*Exercise brief*
Write the data out again, word for word.

*Material for the task*
# # # # #

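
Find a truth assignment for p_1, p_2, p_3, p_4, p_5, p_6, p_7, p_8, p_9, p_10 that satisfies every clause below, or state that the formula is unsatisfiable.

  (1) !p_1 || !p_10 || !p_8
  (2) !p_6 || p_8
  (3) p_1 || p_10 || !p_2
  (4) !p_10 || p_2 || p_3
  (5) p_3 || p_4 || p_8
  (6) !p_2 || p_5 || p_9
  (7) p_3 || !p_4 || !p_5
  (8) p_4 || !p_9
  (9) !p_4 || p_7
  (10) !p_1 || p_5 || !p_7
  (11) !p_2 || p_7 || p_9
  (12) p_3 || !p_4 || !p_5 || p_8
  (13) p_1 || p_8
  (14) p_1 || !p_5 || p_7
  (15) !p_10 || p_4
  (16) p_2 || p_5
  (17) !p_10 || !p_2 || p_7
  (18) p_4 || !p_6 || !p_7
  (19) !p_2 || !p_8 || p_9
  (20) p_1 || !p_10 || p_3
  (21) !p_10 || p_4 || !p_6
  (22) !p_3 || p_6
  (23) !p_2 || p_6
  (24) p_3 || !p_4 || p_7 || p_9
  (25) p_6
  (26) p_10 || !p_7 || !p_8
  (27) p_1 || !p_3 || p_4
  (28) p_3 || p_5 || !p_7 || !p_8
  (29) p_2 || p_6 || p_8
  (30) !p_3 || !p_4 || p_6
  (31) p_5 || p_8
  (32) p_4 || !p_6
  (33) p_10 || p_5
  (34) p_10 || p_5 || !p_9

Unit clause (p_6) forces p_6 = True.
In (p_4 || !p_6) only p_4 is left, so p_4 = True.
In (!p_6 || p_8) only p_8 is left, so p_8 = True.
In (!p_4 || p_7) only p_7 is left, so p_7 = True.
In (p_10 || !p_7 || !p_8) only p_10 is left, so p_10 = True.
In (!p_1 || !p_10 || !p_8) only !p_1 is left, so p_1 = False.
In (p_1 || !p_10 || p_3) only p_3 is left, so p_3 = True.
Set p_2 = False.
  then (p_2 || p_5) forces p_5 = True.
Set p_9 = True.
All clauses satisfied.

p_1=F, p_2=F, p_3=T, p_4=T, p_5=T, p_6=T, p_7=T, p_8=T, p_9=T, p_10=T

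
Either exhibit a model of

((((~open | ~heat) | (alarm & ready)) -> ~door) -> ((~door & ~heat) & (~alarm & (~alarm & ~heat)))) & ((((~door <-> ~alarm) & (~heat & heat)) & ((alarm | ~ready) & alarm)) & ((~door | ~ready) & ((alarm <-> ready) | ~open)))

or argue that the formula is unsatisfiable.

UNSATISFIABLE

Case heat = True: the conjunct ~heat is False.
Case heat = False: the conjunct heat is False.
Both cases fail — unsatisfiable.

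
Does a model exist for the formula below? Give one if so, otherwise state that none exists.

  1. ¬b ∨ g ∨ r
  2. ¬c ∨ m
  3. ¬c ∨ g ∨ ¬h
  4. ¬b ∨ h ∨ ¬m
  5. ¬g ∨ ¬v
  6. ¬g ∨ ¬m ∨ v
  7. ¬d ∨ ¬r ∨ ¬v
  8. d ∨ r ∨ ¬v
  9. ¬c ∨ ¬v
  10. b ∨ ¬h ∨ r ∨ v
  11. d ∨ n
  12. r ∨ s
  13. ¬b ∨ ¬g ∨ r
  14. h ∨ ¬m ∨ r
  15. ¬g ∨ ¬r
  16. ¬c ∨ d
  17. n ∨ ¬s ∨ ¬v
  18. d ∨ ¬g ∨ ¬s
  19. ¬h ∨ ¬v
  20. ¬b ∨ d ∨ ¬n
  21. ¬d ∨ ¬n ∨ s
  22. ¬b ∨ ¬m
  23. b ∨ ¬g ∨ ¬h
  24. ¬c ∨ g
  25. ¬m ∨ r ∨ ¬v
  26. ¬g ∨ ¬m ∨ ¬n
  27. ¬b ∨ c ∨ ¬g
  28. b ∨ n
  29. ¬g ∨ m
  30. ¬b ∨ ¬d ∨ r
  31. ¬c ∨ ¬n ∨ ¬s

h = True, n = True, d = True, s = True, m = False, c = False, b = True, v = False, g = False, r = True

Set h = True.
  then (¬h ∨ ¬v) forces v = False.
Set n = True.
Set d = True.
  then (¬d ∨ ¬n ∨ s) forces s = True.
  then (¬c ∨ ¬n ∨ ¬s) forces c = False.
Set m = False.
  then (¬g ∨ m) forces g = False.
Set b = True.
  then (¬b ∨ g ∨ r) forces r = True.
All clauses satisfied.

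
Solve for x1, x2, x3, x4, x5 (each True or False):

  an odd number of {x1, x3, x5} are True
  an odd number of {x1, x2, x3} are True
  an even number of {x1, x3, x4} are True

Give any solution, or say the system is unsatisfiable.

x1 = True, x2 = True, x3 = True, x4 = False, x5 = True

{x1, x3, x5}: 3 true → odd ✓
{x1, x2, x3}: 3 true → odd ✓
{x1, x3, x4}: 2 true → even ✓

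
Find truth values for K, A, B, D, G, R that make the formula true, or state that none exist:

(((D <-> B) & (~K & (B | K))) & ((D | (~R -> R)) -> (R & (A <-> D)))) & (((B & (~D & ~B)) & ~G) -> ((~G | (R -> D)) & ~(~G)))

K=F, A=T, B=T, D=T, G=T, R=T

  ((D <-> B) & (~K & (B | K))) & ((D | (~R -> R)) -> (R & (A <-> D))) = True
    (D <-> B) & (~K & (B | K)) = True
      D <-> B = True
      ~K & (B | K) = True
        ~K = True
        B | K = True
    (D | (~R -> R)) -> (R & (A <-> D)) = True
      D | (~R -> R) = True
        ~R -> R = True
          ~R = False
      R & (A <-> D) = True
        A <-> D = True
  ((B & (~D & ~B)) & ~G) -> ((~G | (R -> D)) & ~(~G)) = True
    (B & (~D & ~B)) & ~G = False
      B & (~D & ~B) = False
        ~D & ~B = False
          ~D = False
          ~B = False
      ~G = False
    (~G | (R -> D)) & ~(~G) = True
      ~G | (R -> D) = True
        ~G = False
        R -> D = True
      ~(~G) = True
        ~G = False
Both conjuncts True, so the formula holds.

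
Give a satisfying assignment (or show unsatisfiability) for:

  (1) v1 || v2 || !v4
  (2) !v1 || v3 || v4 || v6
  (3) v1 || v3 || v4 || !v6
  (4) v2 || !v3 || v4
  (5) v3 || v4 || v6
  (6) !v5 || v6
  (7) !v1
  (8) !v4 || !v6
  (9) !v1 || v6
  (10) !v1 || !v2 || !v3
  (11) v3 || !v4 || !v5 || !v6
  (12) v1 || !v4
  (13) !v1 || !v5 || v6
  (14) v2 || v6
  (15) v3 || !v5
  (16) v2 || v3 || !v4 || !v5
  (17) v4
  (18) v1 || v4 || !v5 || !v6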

# # # # #

*Answer box*
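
Find a truth assignment for p_1, p_2, p_3, p_4, p_5, p_6, p_7, p_8, p_9, p_10 that satisfies every clause below, or state that the formula is unsatisfiable.

  (1) !p_1 || !p_10 || !p_8
  (2) !p_6 || p_8
  (3) p_1 || p_10 || !p_2
  (4) !p_10 || p_2 || p_3
  (5) p_3 || p_4 || p_8
  (6) !p_2 || p_5 || p_9
  (7) p_3 || !p_4 || !p_5
  (8) p_4 || !p_9
  (9) !p_4 || p_7
  (10) !p_1 || p_5 || !p_7
  (11) !p_2 || p_7 || p_9
  (12) p_3 || !p_4 || !p_5 || p_8
  (13) p_1 || p_8
  (14) p_1 || !p_5 || p_7
  (15) !p_10 || p_4
  (16) p_2 || p_5
  (17) !p_10 || !p_2 || p_7
  (18) p_4 || !p_6 || !p_7
  (19) !p_2 || !p_8 || p_9
  (20) p_1 || !p_10 || p_3
  (21) !p_10 || p_4 || !p_6
  (22) !p_3 || p_6
  (23) !p_2 || p_6
  (24) p_3 || !p_4 || p_7 || p_9
  (25) p_6
  (26) p_10 || !p_7 || !p_8
  (27) p_1 || !p_3 || p_4
  (28) p_3 || p_5 || !p_7 || !p_8
  (29) p_2 || p_6 || p_8
  (30) !p_3 || !p_4 || p_6
  (31) p_5 || p_8
  (32) p_4 || !p_6
  (33) p_10 || p_5
  (34) p_10 || p_5 || !p_9

Unit clause (p_6) forces p_6 = True.
In (p_4 || !p_6) only p_4 is left, so p_4 = True.
In (!p_6 || p_8) only p_8 is left, so p_8 = True.
In (!p_4 || p_7) only p_7 is left, so p_7 = True.
In (p_10 || !p_7 || !p_8) only p_10 is left, so p_10 = True.
In (!p_1 || !p_10 || !p_8) only !p_1 is left, so p_1 = False.
In (p_1 || !p_10 || p_3) only p_3 is left, so p_3 = True.
Set p_2 = False.
  then (p_2 || p_5) forces p_5 = True.
Set p_9 = True.
All clauses satisfied.

p_1=F, p_2=F, p_3=T, p_4=T, p_5=T, p_6=T, p_7=T, p_8=T, p_9=T, p_10=T

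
Either exhibit a model of

((((~open | ~heat) | (alarm & ready)) -> ~door) -> ((~door & ~heat) & (~alarm & (~alarm & ~heat)))) & ((((~door <-> ~alarm) & (~heat & heat)) & ((alarm | ~ready) & alarm)) & ((~door | ~ready) & ((alarm <-> ready) | ~open)))

or argue that the formula is unsatisfiable.

UNSATISFIABLE

Case heat = True: the conjunct ~heat is False.
Case heat = False: the conjunct heat is False.
Both cases fail — unsatisfiable.

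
Does a model exist for the formula below? Give one if so, otherwise state that none exists.

  1. ¬b ∨ g ∨ r
  2. ¬c ∨ m
  3. ¬c ∨ g ∨ ¬h
  4. ¬b ∨ h ∨ ¬m
  5. ¬g ∨ ¬v
  6. ¬g ∨ ¬m ∨ v
  7. ¬d ∨ ¬r ∨ ¬v
  8. d ∨ r ∨ ¬v
  9. ¬c ∨ ¬v
  10. b ∨ ¬h ∨ r ∨ v
  11. d ∨ n
  12. r ∨ s
  13. ¬b ∨ ¬g ∨ r
  14. h ∨ ¬m ∨ r
  15. ¬g ∨ ¬r
  16. ¬c ∨ d
  17. n ∨ ¬s ∨ ¬v
  18. d ∨ ¬g ∨ ¬s
  19. ¬h ∨ ¬v
  20. ¬b ∨ d ∨ ¬n
  21. ¬d ∨ ¬n ∨ s
  22. ¬b ∨ ¬m
  23. b ∨ ¬g ∨ ¬h
  24. ¬c ∨ g
  25. ¬m ∨ r ∨ ¬v
  26. ¬g ∨ ¬m ∨ ¬n
  27. ¬b ∨ c ∨ ¬g
  28. b ∨ n
  29. ¬g ∨ m
  30. ¬b ∨ ¬d ∨ r
  31. ¬c ∨ ¬n ∨ ¬s

h = True, n = True, d = True, s = True, m = False, c = False, b = True, v = False, g = False, r = True

Set h = True.
  then (¬h ∨ ¬v) forces v = False.
Set n = True.
Set d = True.
  then (¬d ∨ ¬n ∨ s) forces s = True.
  then (¬c ∨ ¬n ∨ ¬s) forces c = False.
Set m = False.
  then (¬g ∨ m) forces g = False.
Set b = True.
  then (¬b ∨ g ∨ r) forces r = True.
All clauses satisfied.

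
Solve for x1, x2, x3, x4, x5 (each True or False):

  an odd number of {x1, x3, x5} are True
  an odd number of {x1, x2, x3} are True
  an even number of {x1, x3, x4} are True

Give any solution, or say the system is unsatisfiable.

x1 = True, x2 = True, x3 = True, x4 = False, x5 = True

{x1, x3, x5}: 3 true → odd ✓
{x1, x2, x3}: 3 true → odd ✓
{x1, x3, x4}: 2 true → even ✓

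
Find truth values for K, A, B, D, G, R that make the formula true, or state that none exist:

(((D <-> B) & (~K & (B | K))) & ((D | (~R -> R)) -> (R & (A <-> D)))) & (((B & (~D & ~B)) & ~G) -> ((~G | (R -> D)) & ~(~G)))

K=F, A=T, B=T, D=T, G=T, R=T

  ((D <-> B) & (~K & (B | K))) & ((D | (~R -> R)) -> (R & (A <-> D))) = True
    (D <-> B) & (~K & (B | K)) = True
      D <-> B = True
      ~K & (B | K) = True
        ~K = True
        B | K = True
    (D | (~R -> R)) -> (R & (A <-> D)) = True
      D | (~R -> R) = True
        ~R -> R = True
          ~R = False
      R & (A <-> D) = True
        A <-> D = True
  ((B & (~D & ~B)) & ~G) -> ((~G | (R -> D)) & ~(~G)) = True
    (B & (~D & ~B)) & ~G = False
      B & (~D & ~B) = False
        ~D & ~B = False
          ~D = False
          ~B = False
      ~G = False
    (~G | (R -> D)) & ~(~G) = True
      ~G | (R -> D) = True
        ~G = False
        R -> D = True
      ~(~G) = True
        ~G = False
Both conjuncts True, so the formula holds.

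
Give a satisfying assignment (or show unsatisfiability) for:

  (1) v1 || v2 || !v4
  (2) !v1 || v3 || v4 || v6
  (3) v1 || v3 || v4 || !v6
  (4) v2 || !v3 || v4
  (5) v3 || v4 || v6
  (6) !v5 || v6
  (7) !v1
  (8) !v4 || !v6
  (9) !v1 || v6
  (10) !v1 || !v2 || !v3
  (11) v3 || !v4 || !v5 || !v6
  (12) v1 || !v4
  (13) !v1 || !v5 || v6
  (14) v2 || v6
  (15) v3 || !v5
  (16) v2 || v3 || !v4 || !v5
  (17) v4
  (18) v1 || v4 || !v5 || !v6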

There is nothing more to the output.